» Supplied entries:

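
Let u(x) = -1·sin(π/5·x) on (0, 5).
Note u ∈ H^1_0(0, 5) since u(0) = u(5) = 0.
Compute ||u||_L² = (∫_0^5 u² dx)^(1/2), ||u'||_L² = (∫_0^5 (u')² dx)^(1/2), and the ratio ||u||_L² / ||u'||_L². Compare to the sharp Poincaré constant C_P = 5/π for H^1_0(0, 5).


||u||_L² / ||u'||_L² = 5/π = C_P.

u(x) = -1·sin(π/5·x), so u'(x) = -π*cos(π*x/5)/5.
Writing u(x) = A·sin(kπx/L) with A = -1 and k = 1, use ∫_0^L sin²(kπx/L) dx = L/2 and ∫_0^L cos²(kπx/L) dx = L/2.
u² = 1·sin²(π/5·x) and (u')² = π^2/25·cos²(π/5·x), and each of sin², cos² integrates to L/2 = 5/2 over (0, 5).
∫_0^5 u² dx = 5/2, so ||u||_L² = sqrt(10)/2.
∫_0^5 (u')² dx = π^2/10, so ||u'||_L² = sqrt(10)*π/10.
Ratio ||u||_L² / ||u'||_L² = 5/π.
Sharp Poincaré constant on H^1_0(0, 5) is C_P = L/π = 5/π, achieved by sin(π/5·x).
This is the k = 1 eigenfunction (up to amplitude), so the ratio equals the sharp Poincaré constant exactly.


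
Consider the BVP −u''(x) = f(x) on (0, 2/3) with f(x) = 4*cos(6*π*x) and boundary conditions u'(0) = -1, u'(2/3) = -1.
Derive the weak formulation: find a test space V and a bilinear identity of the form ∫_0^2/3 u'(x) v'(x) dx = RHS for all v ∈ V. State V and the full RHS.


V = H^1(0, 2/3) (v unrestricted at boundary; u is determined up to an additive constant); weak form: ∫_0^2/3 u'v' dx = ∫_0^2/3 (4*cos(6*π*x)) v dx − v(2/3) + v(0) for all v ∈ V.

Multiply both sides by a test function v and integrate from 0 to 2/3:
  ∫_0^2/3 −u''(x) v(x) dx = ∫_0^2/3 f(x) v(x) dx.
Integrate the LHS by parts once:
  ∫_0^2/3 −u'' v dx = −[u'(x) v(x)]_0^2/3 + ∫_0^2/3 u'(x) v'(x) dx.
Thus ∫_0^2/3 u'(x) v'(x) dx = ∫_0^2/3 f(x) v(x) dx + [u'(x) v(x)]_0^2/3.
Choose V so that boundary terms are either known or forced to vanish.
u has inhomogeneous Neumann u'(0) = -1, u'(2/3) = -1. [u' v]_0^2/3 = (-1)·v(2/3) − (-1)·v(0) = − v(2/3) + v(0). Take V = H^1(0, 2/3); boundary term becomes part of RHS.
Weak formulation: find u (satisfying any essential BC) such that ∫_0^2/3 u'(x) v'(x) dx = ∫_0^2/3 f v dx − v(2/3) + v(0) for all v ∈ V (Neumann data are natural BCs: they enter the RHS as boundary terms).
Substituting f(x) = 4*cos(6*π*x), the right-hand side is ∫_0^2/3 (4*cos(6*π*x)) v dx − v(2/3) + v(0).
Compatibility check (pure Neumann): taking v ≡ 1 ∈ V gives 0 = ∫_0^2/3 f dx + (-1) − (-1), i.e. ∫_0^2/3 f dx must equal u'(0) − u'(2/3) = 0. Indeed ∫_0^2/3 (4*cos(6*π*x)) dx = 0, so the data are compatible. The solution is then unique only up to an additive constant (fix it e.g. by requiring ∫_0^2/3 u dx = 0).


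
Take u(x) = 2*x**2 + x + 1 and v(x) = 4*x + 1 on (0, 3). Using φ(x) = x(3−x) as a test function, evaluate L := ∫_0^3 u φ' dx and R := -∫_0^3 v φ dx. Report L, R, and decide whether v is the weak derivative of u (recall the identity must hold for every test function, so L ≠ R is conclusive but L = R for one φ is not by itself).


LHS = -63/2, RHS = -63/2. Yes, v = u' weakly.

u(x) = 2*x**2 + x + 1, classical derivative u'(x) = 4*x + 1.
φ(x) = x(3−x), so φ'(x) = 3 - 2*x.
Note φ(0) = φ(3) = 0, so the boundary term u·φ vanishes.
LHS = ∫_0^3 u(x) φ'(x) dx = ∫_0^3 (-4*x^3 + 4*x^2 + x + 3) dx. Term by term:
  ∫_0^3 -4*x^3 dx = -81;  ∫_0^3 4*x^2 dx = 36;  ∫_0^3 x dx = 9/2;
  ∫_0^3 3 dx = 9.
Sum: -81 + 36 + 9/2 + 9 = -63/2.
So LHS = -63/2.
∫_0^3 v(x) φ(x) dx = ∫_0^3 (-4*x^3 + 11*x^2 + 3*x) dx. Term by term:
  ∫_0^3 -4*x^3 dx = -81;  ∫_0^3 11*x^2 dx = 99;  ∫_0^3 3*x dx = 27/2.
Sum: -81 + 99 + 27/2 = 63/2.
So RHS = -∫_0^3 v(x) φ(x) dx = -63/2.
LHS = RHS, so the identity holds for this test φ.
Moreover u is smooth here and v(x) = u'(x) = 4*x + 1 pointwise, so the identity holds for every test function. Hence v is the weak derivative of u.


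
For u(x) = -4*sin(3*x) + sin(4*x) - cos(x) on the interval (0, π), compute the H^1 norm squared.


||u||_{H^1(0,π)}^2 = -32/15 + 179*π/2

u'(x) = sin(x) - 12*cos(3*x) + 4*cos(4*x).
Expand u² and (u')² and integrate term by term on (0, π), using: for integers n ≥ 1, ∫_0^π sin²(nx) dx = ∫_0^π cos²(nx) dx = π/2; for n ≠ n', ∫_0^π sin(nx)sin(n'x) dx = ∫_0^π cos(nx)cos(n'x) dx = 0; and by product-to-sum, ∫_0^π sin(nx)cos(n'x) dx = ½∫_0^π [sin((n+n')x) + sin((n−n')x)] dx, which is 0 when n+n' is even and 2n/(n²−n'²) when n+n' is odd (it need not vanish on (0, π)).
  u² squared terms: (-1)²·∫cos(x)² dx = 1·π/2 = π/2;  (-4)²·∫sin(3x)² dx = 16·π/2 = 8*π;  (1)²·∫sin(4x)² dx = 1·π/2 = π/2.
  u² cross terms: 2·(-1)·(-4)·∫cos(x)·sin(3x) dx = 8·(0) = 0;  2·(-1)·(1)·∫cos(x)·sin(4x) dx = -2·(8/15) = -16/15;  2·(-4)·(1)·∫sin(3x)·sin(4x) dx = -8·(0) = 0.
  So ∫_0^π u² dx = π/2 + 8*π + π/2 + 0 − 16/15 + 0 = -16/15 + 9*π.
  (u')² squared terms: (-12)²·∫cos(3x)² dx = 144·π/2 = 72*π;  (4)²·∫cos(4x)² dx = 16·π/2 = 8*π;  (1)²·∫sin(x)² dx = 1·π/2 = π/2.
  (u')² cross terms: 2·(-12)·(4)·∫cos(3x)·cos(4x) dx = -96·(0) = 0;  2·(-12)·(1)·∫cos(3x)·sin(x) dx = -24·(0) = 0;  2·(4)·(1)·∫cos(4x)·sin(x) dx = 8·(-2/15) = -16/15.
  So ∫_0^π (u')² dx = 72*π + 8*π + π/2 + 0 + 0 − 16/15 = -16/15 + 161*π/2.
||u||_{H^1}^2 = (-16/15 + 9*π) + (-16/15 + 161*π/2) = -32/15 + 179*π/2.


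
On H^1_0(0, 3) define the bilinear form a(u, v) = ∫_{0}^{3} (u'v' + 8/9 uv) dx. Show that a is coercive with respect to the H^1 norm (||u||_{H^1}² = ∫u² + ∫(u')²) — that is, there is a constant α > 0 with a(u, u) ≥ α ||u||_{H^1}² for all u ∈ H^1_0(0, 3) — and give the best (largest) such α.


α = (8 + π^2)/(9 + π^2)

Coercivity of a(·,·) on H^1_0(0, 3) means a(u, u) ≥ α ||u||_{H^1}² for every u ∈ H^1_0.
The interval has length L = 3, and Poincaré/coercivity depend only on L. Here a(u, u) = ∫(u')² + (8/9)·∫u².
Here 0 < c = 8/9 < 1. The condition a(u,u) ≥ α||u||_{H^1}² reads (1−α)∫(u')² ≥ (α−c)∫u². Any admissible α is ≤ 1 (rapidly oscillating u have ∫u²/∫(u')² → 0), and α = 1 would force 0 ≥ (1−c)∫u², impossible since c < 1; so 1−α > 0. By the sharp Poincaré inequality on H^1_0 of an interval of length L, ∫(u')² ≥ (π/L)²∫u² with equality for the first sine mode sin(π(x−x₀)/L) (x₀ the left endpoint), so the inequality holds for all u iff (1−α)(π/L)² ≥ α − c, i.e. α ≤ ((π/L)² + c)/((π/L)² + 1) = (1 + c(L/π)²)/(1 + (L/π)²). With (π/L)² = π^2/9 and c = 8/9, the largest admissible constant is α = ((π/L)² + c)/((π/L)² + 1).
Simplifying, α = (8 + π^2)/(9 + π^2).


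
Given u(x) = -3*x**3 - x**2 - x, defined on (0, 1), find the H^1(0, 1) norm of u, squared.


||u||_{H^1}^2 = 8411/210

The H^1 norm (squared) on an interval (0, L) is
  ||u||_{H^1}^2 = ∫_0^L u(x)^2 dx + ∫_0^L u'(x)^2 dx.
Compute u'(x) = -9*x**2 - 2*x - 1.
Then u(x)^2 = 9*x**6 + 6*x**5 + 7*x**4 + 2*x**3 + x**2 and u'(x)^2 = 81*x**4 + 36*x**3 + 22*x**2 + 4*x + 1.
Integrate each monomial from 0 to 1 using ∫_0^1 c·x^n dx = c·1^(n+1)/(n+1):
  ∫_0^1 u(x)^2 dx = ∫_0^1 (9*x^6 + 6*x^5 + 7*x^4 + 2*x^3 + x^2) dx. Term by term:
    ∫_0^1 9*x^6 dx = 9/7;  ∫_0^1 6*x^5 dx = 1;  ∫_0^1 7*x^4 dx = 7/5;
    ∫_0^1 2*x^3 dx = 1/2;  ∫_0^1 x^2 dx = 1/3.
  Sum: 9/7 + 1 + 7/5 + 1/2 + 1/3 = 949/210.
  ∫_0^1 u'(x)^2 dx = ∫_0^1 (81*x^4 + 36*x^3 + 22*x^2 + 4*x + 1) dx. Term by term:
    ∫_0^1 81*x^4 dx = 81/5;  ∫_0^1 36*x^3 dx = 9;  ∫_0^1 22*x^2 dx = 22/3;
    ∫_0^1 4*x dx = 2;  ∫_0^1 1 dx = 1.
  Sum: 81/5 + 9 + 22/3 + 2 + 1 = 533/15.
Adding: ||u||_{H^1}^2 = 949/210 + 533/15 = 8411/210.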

» Your task: In exact wording, restate the lines of the data above from the first through the one holding "Consider the BVP", and stop after that line.

» Problem solution:
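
Let u(x) = -1·sin(π/5·x) on (0, 5).
Note u ∈ H^1_0(0, 5) since u(0) = u(5) = 0.
Compute ||u||_L² = (∫_0^5 u² dx)^(1/2), ||u'||_L² = (∫_0^5 (u')² dx)^(1/2), and the ratio ||u||_L² / ||u'||_L². Compare to the sharp Poincaré constant C_P = 5/π for H^1_0(0, 5).


||u||_L² / ||u'||_L² = 5/π = C_P.

u(x) = -1·sin(π/5·x), so u'(x) = -π*cos(π*x/5)/5.
Writing u(x) = A·sin(kπx/L) with A = -1 and k = 1, use ∫_0^L sin²(kπx/L) dx = L/2 and ∫_0^L cos²(kπx/L) dx = L/2.
u² = 1·sin²(π/5·x) and (u')² = π^2/25·cos²(π/5·x), and each of sin², cos² integrates to L/2 = 5/2 over (0, 5).
∫_0^5 u² dx = 5/2, so ||u||_L² = sqrt(10)/2.
∫_0^5 (u')² dx = π^2/10, so ||u'||_L² = sqrt(10)*π/10.
Ratio ||u||_L² / ||u'||_L² = 5/π.
Sharp Poincaré constant on H^1_0(0, 5) is C_P = L/π = 5/π, achieved by sin(π/5·x).
This is the k = 1 eigenfunction (up to amplitude), so the ratio equals the sharp Poincaré constant exactly.


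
Consider the BVP −u''(x) = f(x) on (0, 2/3) with f(x) = 4*cos(6*π*x) and boundary conditions u'(0) = -1, u'(2/3) = -1.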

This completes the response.